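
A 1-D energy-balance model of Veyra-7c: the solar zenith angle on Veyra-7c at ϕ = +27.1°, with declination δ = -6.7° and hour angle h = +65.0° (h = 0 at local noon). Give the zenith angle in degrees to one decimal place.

cos θ_z = sin ϕ sin δ + cos ϕ cos δ cos h = -0.053149 + 0.373651 = 0.320502.
θ_z = arccos(0.320502) = 71.3°.

θ_z = 71.3°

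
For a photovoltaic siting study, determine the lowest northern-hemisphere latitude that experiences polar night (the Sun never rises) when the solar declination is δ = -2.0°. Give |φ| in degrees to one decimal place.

|φ| = 88.0°

Polar night requires cos H₀ = −tan φ tan δ ≥ 1, i.e. tan φ tan δ ≤ −1.
The boundary is |tan φ| · |tan δ| = 1, so |φ| = 90° − |δ| = 90° − 2.0° = 88.0° in the northern hemisphere.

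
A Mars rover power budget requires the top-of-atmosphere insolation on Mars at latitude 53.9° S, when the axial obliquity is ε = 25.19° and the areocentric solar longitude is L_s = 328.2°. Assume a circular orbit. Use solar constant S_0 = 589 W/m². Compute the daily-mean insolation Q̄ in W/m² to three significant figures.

Q̄ ≈ 166 W/m²

sin δ = sin 25.19° × sin 328.2° = -0.22428, so δ = -12.961°.
cos h₀ = −tan(-53.9°) tan(-12.961°) = -0.3156, h₀ = 1.8919 rad.
Bracket: h₀ sin ϕ sin δ + cos ϕ cos δ sin h₀ = 1.8919×-0.80799×-0.22428 + 0.58920×0.97452×0.94889 = 0.342843 + 0.544840 = 0.887683.
Q̄ = (S_0/π) × [bracket] = (589/π) × 0.887683 = 166.4 W/m².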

========================

YOUR INSTRUCTIONS
The whole listing above, restated word for word, is the required answer.

REPLY
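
A 1-D energy-balance model of Veyra-7c: the solar zenith angle on Veyra-7c at ϕ = +27.1°, with declination δ = -6.7° and hour angle h = +65.0° (h = 0 at local noon). Give the zenith angle in degrees to one decimal place.

cos θ_z = sin ϕ sin δ + cos ϕ cos δ cos h = -0.053149 + 0.373651 = 0.320502.
θ_z = arccos(0.320502) = 71.3°.

θ_z = 71.3°

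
For a photovoltaic siting study, determine the lowest northern-hemisphere latitude that experiences polar night (the Sun never rises) when the solar declination is δ = -2.0°. Give |φ| in degrees to one decimal place.

|φ| = 88.0°

Polar night requires cos H₀ = −tan φ tan δ ≥ 1, i.e. tan φ tan δ ≤ −1.
The boundary is |tan φ| · |tan δ| = 1, so |φ| = 90° − |δ| = 90° − 2.0° = 88.0° in the northern hemisphere.

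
A Mars rover power budget requires the top-of-atmosphere insolation on Mars at latitude 53.9° S, when the axial obliquity is ε = 25.19° and the areocentric solar longitude is L_s = 328.2°. Assume a circular orbit. Use solar constant S_0 = 589 W/m². Compute the daily-mean insolation Q̄ in W/m² to three significant figures.

Q̄ ≈ 166 W/m²

sin δ = sin 25.19° × sin 328.2° = -0.22428, so δ = -12.961°.
cos h₀ = −tan(-53.9°) tan(-12.961°) = -0.3156, h₀ = 1.8919 rad.
Bracket: h₀ sin ϕ sin δ + cos ϕ cos δ sin h₀ = 1.8919×-0.80799×-0.22428 + 0.58920×0.97452×0.94889 = 0.342843 + 0.544840 = 0.887683.
Q̄ = (S_0/π) × [bracket] = (589/π) × 0.887683 = 166.4 W/m².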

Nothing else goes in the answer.